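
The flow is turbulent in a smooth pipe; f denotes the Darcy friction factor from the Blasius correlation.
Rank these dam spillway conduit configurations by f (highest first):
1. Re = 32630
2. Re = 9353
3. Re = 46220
Case 1: f = 0.02351
Case 2: f = 0.03213
Case 3: f = 0.02155
Ranking (highest first): 2, 1, 3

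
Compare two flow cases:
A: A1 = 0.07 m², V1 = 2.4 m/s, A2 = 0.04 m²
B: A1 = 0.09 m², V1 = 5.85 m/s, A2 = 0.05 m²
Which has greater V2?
V2(A) = 4.2 m/s, V2(B) = 10.53 m/s. Answer: B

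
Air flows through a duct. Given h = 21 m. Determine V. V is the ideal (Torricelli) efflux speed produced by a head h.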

------------

▶ **Exercise prompt**
Every entry above, from first to last, should be repeated exactly.

▶ **Solution below**
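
The flow is turbulent in a smooth pipe; f denotes the Darcy friction factor from the Blasius correlation.
Rank these dam spillway conduit configurations by f (highest first):
1. Re = 32630
2. Re = 9353
3. Re = 46220
Case 1: f = 0.02351
Case 2: f = 0.03213
Case 3: f = 0.02155
Ranking (highest first): 2, 1, 3

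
Compare two flow cases:
A: A1 = 0.07 m², V1 = 2.4 m/s, A2 = 0.04 m²
B: A1 = 0.09 m², V1 = 5.85 m/s, A2 = 0.05 m²
Which has greater V2?
V2(A) = 4.2 m/s, V2(B) = 10.53 m/s. Answer: B

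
Air flows through a duct. Given h = 21 m. Determine V. V is the ideal (Torricelli) efflux speed produced by a head h.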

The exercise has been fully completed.